## Work order:
What is needed is a word-for-word restatement of all the entries.

[Dataset entries]

....

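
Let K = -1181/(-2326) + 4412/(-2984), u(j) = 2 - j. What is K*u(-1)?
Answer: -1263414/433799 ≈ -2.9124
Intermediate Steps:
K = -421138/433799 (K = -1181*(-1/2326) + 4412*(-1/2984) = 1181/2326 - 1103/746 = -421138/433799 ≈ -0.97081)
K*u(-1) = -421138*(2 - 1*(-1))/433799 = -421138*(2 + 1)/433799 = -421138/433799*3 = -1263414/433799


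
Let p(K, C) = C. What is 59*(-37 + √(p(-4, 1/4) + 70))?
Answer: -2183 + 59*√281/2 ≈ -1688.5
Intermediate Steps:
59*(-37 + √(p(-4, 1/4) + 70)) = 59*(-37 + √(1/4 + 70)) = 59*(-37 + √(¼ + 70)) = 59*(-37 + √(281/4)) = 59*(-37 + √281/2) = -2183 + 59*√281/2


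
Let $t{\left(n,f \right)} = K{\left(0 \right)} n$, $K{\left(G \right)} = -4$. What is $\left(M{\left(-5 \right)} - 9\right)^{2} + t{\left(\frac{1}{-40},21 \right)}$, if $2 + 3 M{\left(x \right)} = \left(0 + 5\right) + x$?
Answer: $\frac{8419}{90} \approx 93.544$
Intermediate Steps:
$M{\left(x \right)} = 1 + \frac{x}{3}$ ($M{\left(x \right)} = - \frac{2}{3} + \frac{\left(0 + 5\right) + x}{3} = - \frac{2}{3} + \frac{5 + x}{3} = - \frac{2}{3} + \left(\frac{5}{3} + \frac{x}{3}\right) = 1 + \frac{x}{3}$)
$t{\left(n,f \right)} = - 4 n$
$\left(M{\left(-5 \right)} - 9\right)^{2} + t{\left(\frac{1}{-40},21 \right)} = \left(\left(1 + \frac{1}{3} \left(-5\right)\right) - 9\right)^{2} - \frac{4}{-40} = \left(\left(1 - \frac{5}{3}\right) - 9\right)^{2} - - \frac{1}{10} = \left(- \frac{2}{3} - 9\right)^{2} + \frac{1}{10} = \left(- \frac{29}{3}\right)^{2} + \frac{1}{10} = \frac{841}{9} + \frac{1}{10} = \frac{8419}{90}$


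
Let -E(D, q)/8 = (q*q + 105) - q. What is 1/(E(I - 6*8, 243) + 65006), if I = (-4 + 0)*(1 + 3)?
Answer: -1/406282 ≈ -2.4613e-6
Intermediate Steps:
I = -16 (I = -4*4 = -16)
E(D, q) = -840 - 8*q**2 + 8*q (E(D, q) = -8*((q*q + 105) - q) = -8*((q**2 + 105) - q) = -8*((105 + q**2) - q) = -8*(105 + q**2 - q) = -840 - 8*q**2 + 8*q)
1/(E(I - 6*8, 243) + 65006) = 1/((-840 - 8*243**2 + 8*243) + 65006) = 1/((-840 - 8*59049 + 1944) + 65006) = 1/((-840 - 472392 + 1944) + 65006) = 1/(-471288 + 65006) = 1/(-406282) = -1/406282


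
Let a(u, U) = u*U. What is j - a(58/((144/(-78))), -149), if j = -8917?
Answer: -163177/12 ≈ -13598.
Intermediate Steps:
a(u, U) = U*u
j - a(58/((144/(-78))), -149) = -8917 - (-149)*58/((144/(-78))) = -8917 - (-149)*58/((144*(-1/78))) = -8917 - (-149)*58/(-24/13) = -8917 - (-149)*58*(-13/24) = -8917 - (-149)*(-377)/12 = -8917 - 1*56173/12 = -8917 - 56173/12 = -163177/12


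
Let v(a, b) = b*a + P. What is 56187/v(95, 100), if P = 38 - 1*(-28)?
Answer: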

....

## Result:
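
Let K = -1181/(-2326) + 4412/(-2984), u(j) = 2 - j. What is K*u(-1)?
Answer: -1263414/433799 ≈ -2.9124
Intermediate Steps:
K = -421138/433799 (K = -1181*(-1/2326) + 4412*(-1/2984) = 1181/2326 - 1103/746 = -421138/433799 ≈ -0.97081)
K*u(-1) = -421138*(2 - 1*(-1))/433799 = -421138*(2 + 1)/433799 = -421138/433799*3 = -1263414/433799


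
Let p(K, C) = C. What is 59*(-37 + √(p(-4, 1/4) + 70))?
Answer: -2183 + 59*√281/2 ≈ -1688.5
Intermediate Steps:
59*(-37 + √(p(-4, 1/4) + 70)) = 59*(-37 + √(1/4 + 70)) = 59*(-37 + √(¼ + 70)) = 59*(-37 + √(281/4)) = 59*(-37 + √281/2) = -2183 + 59*√281/2


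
Let $t{\left(n,f \right)} = K{\left(0 \right)} n$, $K{\left(G \right)} = -4$. What is $\left(M{\left(-5 \right)} - 9\right)^{2} + t{\left(\frac{1}{-40},21 \right)}$, if $2 + 3 M{\left(x \right)} = \left(0 + 5\right) + x$?
Answer: $\frac{8419}{90} \approx 93.544$
Intermediate Steps:
$M{\left(x \right)} = 1 + \frac{x}{3}$ ($M{\left(x \right)} = - \frac{2}{3} + \frac{\left(0 + 5\right) + x}{3} = - \frac{2}{3} + \frac{5 + x}{3} = - \frac{2}{3} + \left(\frac{5}{3} + \frac{x}{3}\right) = 1 + \frac{x}{3}$)
$t{\left(n,f \right)} = - 4 n$
$\left(M{\left(-5 \right)} - 9\right)^{2} + t{\left(\frac{1}{-40},21 \right)} = \left(\left(1 + \frac{1}{3} \left(-5\right)\right) - 9\right)^{2} - \frac{4}{-40} = \left(\left(1 - \frac{5}{3}\right) - 9\right)^{2} - - \frac{1}{10} = \left(- \frac{2}{3} - 9\right)^{2} + \frac{1}{10} = \left(- \frac{29}{3}\right)^{2} + \frac{1}{10} = \frac{841}{9} + \frac{1}{10} = \frac{8419}{90}$


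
Let -E(D, q)/8 = (q*q + 105) - q. What is 1/(E(I - 6*8, 243) + 65006), if I = (-4 + 0)*(1 + 3)?
Answer: -1/406282 ≈ -2.4613e-6
Intermediate Steps:
I = -16 (I = -4*4 = -16)
E(D, q) = -840 - 8*q**2 + 8*q (E(D, q) = -8*((q*q + 105) - q) = -8*((q**2 + 105) - q) = -8*((105 + q**2) - q) = -8*(105 + q**2 - q) = -840 - 8*q**2 + 8*q)
1/(E(I - 6*8, 243) + 65006) = 1/((-840 - 8*243**2 + 8*243) + 65006) = 1/((-840 - 8*59049 + 1944) + 65006) = 1/((-840 - 472392 + 1944) + 65006) = 1/(-471288 + 65006) = 1/(-406282) = -1/406282


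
Let a(u, U) = u*U. What is j - a(58/((144/(-78))), -149), if j = -8917?
Answer: -163177/12 ≈ -13598.
Intermediate Steps:
a(u, U) = U*u
j - a(58/((144/(-78))), -149) = -8917 - (-149)*58/((144/(-78))) = -8917 - (-149)*58/((144*(-1/78))) = -8917 - (-149)*58/(-24/13) = -8917 - (-149)*58*(-13/24) = -8917 - (-149)*(-377)/12 = -8917 - 1*56173/12 = -8917 - 56173/12 = -163177/12


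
Let v(a, b) = b*a + P. What is 56187/v(95, 100), if P = 38 - 1*(-28)?
Answer: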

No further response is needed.